### How to complete this task
Print exactly the lines starting at the one that contains "The probability that any single egg" and ending at the last line of the listing below.

Data to process Start Marker

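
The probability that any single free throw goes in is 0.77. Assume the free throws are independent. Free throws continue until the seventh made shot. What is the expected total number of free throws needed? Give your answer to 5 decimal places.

9.09091

Y = total free throws until the seventh success; negative binomial with r=7, p=0.77.
E[Y] = r / p = 7 / 0.77 = 9.0909091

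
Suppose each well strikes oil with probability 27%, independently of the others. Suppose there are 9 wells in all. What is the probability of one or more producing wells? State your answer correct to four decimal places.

P(at least one) = 1 − P(none) = 1 − (1 − 0.27)^9
= 1 − 0.058872 = 0.941128

0.9411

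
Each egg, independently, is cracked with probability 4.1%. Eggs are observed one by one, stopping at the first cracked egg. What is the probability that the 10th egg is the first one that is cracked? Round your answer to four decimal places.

0.0281

Geometric (trials to first success), p = 0.041.
P(Y = 10) = (1−p)^9 · p = 0.68607 · 0.041 = 0.028129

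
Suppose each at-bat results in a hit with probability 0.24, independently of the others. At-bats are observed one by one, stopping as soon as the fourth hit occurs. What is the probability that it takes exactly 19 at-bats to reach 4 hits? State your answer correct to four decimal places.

Y = trial on which the fourth success occurs; negative binomial, r=4, p=0.24.
P(Y=19) = C(18,3) · p^4 · (1−p)^15
= 816 · 0.0033178 · 0.016301 = 0.044131

0.0441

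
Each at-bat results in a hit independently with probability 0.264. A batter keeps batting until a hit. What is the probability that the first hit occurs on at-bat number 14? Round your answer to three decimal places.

0.005

Geometric (trials to first success), p = 0.264.
P(Y = 14) = (1−p)^13 · p = 0.018596 · 0.264 = 0.00491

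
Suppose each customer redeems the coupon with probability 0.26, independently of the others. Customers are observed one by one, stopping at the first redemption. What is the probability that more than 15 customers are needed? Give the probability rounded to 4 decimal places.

0.0109

Y = number of customers to the first success; geometric, p = 0.26.
P(Y > 15) = P(first 15 all fail) = (1−p)^15 = 0.010926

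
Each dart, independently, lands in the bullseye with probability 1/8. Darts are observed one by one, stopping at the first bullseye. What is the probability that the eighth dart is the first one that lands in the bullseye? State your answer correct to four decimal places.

0.0491

Geometric (trials to first success), p = 0.125.
P(Y = 8) = (1−p)^7 · p = 0.3927 · 0.125 = 0.049087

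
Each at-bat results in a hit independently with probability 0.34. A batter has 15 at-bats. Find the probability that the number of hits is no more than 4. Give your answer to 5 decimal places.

0.38286

X ~ Binomial(15, 0.34); P(X ≤ 4) = Σ C(15,k) p^k (1−p)^(15−k) over k:
  k=0: C(15,0)·0.34^0·0.66^15 = 0.0019641
  k=1: C(15,1)·0.34^1·0.66^14 = 0.0151770
  k=2: C(15,2)·0.34^2·0.66^13 = 0.0547291
  k=3: C(15,3)·0.34^3·0.66^12 = 0.1221730
  k=4: C(15,4)·0.34^4·0.66^11 = 0.1888129
Total = 0.3828561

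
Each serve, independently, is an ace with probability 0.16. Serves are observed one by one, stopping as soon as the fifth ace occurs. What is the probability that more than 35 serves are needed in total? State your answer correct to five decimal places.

0.32088

Needing more than 35 serves ⇔ fewer than 5 successes in the first 35. With X ~ Binomial(35, 0.16), P(Y > 35) = P(X ≤ 4).
  k=0: C(35,0)·0.16^0·0.84^35 = 0.0022376
  k=1: C(35,1)·0.16^1·0.84^34 = 0.0149171
  k=2: C(35,2)·0.16^2·0.84^33 = 0.0483029
  k=3: C(35,3)·0.16^3·0.84^32 = 0.1012061
  k=4: C(35,4)·0.16^4·0.84^31 = 0.1542188
P(X ≤ 4) = 0.3208825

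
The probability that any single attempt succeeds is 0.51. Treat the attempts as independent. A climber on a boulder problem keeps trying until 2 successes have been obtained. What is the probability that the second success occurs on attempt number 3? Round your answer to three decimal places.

Y = trial on which the second success occurs; negative binomial, r=2, p=0.51.
P(Y=3) = C(2,1) · p^2 · (1−p)^1
= 2 · 0.2601 · 0.49 = 0.25490

0.255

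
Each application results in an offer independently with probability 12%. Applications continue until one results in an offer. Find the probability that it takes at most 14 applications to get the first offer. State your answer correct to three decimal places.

Y = number of applications to the first success; geometric, p = 0.12.
P(Y ≤ 14) = 1 − (1−p)^14 = 1 − 0.16702 = 0.83298

0.833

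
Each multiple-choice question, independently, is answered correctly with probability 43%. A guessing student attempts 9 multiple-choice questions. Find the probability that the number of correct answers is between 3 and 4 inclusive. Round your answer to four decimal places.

X ~ Binomial(9, 0.43); P(3 ≤ X ≤ 4) = Σ C(9,k) p^k (1−p)^(9−k) over k:
  k=3: C(9,3)·0.43^3·0.57^6 = 0.229052
  k=4: C(9,4)·0.43^4·0.57^5 = 0.259190
Total = 0.488242

0.4882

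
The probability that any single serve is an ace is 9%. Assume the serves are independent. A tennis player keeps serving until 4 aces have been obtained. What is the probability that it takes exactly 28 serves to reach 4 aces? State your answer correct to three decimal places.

0.020

Y = trial on which the fourth success occurs; negative binomial, r=4, p=0.09.
P(Y=28) = C(27,3) · p^4 · (1−p)^24
= 2925 · 6.561e-05 · 0.10399 = 0.01996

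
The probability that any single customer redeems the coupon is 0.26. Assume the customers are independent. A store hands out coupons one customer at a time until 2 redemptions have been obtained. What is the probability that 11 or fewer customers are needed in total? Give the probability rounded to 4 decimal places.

Finishing within 11 customers ⇔ at least 2 successes in the first 11. With X ~ Binomial(11, 0.26), P(Y ≤ 11) = 1 − P(X ≤ 1).
  k=0: C(11,0)·0.26^0·0.74^11 = 0.036438
  k=1: C(11,1)·0.26^1·0.74^10 = 0.140826
1 − 0.177264 = 0.822736

0.8227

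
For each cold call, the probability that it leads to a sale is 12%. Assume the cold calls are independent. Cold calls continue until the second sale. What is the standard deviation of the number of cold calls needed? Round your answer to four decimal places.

Y = total cold calls until the second success; negative binomial with r=2, p=0.12.
SD(Y) = √[r(1−p)/p²] = √(122.222222) = 11.055416

11.0554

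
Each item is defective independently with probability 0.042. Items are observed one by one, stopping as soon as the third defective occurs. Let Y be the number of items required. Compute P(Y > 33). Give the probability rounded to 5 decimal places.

0.84012

Needing more than 33 items ⇔ fewer than 3 successes in the first 33. With X ~ Binomial(33, 0.042), P(Y > 33) = P(X ≤ 2).
  k=0: C(33,0)·0.042^0·0.958^33 = 0.2426955
  k=1: C(33,1)·0.042^1·0.958^32 = 0.3511232
  k=2: C(33,2)·0.042^2·0.958^31 = 0.2462994
P(X ≤ 2) = 0.8401181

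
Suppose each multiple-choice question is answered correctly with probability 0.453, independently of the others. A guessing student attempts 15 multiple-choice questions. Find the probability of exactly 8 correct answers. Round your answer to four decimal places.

0.1672

X ~ Binomial(n=15, p=0.453).
P(X=8) = C(15,8) · p^8 · (1−p)^7
= 6435 · 0.0017733 · 0.014652 = 0.167204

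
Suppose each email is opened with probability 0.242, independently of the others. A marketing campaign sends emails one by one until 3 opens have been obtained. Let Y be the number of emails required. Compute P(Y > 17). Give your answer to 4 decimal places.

0.1827

Needing more than 17 emails ⇔ fewer than 3 successes in the first 17. With X ~ Binomial(17, 0.242), P(Y > 17) = P(X ≤ 2).
  k=0: C(17,0)·0.242^0·0.758^17 = 0.009003
  k=1: C(17,1)·0.242^1·0.758^16 = 0.048862
  k=2: C(17,2)·0.242^2·0.758^15 = 0.124798
P(X ≤ 2) = 0.182663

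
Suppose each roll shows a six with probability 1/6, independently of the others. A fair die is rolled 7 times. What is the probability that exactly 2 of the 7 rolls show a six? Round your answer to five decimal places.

X ~ Binomial(n=7, p=0.166667).
P(X=2) = C(7,2) · p^2 · (1−p)^5
= 21 · 0.027778 · 0.40188 = 0.2344286

0.23443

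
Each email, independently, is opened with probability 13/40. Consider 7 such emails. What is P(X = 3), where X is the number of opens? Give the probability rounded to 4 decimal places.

0.2494

X ~ Binomial(n=7, p=0.325).
P(X=3) = C(7,3) · p^3 · (1−p)^4
= 35 · 0.034328 · 0.20759 = 0.249421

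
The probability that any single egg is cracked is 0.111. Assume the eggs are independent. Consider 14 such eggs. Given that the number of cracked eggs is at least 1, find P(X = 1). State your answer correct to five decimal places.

X ~ Binomial(14, 0.111). Want P(X=1 | X≥1) = P(X=1) / P(X≥1).
P(X=1) = C(14,1)·0.111^1·0.889^13 = 0.3366463
P(X≥1) = 1 − 0.1925860 = 0.8074140
Ratio = 0.3366463 / 0.8074140 = 0.4169439

0.41694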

Data to process End Marker

### Output for this task
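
The probability that any single egg is cracked is 0.111. Assume the eggs are independent. Consider 14 such eggs. Given that the number of cracked eggs is at least 1, find P(X = 1). State your answer correct to five decimal places.

X ~ Binomial(14, 0.111). Want P(X=1 | X≥1) = P(X=1) / P(X≥1).
P(X=1) = C(14,1)·0.111^1·0.889^13 = 0.3366463
P(X≥1) = 1 − 0.1925860 = 0.8074140
Ratio = 0.3366463 / 0.8074140 = 0.4169439

0.41694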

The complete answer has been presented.